▶ _GOAL OF THE EXERCISE_: What you return must be the lines of the data that hold the word "most".

___ INPUT DATA ___

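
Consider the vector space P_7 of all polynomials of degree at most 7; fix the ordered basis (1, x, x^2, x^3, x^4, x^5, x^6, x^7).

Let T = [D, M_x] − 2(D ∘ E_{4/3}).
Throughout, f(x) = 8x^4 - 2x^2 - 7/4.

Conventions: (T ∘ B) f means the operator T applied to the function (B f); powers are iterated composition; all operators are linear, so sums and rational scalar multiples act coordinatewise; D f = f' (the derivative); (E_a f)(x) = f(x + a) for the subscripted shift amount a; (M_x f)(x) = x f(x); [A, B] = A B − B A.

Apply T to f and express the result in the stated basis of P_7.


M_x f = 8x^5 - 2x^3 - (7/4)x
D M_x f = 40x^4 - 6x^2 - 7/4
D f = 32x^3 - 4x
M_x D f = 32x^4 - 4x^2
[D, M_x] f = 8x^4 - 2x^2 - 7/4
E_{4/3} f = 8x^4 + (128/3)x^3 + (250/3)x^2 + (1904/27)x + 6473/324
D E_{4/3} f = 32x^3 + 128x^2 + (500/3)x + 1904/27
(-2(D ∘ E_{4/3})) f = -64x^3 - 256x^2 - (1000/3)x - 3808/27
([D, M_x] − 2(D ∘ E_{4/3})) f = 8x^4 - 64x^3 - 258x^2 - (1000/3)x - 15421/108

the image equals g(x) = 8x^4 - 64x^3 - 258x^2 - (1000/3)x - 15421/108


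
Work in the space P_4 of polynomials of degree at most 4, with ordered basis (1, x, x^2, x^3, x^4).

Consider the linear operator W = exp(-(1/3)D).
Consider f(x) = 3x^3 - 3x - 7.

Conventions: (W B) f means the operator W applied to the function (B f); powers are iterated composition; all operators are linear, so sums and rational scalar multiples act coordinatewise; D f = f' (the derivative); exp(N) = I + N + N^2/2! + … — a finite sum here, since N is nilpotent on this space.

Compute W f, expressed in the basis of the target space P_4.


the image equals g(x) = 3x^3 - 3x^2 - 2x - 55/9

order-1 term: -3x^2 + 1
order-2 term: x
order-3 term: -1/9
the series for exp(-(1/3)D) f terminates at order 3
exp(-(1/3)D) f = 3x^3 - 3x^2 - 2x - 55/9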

___
___ INPUT DATA ___

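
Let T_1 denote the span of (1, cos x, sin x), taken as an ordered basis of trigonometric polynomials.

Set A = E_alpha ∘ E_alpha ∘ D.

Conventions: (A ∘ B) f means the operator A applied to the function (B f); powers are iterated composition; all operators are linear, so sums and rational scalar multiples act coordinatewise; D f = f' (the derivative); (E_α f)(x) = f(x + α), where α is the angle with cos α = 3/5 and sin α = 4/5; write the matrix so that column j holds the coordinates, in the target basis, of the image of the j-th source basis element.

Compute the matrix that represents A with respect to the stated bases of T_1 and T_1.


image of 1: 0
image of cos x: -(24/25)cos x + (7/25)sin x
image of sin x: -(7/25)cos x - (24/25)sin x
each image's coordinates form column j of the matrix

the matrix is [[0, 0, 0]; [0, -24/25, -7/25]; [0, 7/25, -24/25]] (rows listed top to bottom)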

___

▶ _WORKED SOLUTION_:
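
Consider the vector space P_7 of all polynomials of degree at most 7; fix the ordered basis (1, x, x^2, x^3, x^4, x^5, x^6, x^7).
Work in the space P_4 of polynomials of degree at most 4, with ordered basis (1, x, x^2, x^3, x^4).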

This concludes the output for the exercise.